** Task input follows **

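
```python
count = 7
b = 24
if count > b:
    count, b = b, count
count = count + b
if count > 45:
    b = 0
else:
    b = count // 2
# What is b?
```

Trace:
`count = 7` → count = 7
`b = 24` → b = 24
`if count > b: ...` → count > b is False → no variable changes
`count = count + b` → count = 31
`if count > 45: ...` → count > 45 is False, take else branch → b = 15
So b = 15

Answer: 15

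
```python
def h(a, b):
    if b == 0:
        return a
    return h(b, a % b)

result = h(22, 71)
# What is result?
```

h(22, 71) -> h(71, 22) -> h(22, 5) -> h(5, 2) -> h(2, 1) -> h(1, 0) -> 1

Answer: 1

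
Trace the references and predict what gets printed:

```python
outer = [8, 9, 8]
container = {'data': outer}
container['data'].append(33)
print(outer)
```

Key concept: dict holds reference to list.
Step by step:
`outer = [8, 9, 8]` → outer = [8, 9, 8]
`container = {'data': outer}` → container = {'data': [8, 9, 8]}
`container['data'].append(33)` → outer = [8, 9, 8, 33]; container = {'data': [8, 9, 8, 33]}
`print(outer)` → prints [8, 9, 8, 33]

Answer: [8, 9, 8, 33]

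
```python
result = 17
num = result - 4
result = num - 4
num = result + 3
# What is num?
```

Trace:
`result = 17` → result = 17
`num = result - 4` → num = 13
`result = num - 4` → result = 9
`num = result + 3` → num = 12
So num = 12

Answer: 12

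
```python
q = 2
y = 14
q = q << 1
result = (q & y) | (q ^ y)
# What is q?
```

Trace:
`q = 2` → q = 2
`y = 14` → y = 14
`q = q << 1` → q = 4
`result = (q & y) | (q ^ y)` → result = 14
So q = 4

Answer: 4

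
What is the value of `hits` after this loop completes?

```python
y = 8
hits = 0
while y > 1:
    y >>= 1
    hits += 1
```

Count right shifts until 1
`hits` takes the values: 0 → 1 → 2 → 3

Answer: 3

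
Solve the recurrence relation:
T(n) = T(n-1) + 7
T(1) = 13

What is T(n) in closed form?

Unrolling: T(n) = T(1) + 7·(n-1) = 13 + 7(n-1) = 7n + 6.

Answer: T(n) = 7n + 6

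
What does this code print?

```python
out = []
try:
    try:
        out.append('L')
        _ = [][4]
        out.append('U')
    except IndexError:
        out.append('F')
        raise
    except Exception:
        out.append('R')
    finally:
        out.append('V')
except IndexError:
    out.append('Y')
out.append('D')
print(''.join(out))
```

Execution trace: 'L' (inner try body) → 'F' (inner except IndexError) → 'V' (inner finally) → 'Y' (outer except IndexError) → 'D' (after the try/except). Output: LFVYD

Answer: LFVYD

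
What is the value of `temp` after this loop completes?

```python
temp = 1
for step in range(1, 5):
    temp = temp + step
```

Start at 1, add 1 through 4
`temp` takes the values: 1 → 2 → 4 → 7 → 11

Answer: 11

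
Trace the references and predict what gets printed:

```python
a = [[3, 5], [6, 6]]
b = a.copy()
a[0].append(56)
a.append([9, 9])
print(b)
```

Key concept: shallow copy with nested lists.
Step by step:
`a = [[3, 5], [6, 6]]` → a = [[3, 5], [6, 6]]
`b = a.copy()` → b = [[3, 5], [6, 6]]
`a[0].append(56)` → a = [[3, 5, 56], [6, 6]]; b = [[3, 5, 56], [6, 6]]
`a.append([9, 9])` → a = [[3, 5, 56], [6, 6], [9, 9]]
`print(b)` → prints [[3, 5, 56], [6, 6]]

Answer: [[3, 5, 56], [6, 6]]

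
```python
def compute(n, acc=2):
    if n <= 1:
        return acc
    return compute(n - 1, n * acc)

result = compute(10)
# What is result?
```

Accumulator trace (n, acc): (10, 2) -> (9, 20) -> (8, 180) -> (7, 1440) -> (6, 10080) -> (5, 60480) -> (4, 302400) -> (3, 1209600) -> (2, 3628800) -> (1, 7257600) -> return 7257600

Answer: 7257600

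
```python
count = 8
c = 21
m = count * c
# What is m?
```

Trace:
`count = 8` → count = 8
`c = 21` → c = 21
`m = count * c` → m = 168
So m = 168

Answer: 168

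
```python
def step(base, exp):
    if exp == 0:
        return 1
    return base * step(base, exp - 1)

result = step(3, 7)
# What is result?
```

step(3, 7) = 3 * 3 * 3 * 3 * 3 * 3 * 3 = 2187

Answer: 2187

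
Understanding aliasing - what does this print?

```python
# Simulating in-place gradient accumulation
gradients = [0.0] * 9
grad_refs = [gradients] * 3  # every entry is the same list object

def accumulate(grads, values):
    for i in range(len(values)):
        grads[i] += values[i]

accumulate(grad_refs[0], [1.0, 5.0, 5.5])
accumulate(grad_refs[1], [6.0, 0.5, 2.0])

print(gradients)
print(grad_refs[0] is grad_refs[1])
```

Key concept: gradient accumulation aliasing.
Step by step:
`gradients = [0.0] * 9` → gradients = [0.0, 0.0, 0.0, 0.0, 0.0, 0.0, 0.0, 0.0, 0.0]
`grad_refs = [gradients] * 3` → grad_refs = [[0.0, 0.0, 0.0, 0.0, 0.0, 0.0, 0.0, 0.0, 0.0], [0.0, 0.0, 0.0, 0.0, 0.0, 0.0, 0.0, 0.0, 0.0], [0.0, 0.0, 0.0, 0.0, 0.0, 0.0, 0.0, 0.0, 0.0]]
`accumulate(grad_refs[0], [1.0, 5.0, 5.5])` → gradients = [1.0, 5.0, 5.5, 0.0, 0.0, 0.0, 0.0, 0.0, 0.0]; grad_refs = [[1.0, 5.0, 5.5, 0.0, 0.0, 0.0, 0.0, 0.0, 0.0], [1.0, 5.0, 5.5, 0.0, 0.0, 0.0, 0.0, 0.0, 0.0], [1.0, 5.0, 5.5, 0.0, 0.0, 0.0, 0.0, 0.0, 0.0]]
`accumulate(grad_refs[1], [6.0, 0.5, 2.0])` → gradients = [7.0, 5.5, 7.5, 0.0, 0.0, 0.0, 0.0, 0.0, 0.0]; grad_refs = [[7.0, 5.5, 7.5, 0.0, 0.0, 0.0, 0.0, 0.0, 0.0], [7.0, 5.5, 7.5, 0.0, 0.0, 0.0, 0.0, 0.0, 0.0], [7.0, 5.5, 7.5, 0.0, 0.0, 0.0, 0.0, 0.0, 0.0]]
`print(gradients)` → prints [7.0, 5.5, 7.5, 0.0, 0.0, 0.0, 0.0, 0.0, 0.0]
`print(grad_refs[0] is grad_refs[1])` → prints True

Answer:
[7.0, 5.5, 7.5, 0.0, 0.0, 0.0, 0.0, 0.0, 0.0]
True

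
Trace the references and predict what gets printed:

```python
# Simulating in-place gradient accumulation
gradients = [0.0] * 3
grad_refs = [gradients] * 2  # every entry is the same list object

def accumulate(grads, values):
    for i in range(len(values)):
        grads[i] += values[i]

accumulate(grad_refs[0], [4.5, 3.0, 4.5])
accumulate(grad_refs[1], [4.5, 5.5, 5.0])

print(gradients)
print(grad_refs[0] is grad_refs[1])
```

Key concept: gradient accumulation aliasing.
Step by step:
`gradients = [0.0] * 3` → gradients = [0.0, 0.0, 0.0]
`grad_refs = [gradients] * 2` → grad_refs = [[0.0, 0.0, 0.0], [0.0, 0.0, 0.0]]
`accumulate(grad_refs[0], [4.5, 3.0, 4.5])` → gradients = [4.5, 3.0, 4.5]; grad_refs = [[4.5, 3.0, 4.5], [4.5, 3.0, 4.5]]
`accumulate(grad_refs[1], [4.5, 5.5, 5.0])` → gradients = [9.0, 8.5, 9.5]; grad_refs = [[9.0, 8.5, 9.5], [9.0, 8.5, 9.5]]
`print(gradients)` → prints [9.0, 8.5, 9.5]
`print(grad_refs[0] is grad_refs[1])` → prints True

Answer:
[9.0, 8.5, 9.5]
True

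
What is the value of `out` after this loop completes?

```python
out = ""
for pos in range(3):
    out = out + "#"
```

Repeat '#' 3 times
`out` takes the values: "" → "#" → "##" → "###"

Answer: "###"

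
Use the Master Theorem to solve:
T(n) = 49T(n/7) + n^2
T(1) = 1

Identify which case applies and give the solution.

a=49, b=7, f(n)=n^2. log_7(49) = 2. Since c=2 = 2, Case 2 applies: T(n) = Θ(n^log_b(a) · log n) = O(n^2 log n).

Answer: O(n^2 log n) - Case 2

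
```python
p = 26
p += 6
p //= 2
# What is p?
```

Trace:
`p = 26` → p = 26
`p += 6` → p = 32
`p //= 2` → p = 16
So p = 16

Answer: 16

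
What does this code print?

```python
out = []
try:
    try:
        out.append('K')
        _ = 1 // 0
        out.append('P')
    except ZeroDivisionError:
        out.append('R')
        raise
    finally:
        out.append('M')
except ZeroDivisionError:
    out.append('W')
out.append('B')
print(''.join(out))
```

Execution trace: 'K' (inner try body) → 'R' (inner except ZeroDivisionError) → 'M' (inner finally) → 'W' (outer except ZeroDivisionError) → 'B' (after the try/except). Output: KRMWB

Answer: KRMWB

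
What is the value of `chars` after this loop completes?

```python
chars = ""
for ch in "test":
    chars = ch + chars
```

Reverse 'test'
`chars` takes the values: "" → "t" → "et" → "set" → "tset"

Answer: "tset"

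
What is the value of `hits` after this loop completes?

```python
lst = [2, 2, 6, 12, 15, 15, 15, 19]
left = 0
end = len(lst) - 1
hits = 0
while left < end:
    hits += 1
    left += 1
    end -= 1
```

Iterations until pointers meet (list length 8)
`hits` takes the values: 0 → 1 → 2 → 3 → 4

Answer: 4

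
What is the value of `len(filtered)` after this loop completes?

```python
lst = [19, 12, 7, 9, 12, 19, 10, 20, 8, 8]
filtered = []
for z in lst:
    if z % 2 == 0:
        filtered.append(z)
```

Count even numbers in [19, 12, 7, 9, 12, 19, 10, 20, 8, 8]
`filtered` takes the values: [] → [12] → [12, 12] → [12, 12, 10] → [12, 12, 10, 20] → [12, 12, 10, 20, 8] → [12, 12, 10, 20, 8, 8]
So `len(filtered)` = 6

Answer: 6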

** End of Task input **

> Your objective
Filter the records down to the lines containing the word "range", and copy those.

> Task response
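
for step in range(1, 5):
    for i in range(len(values)):
    for i in range(len(values)):
for pos in range(3):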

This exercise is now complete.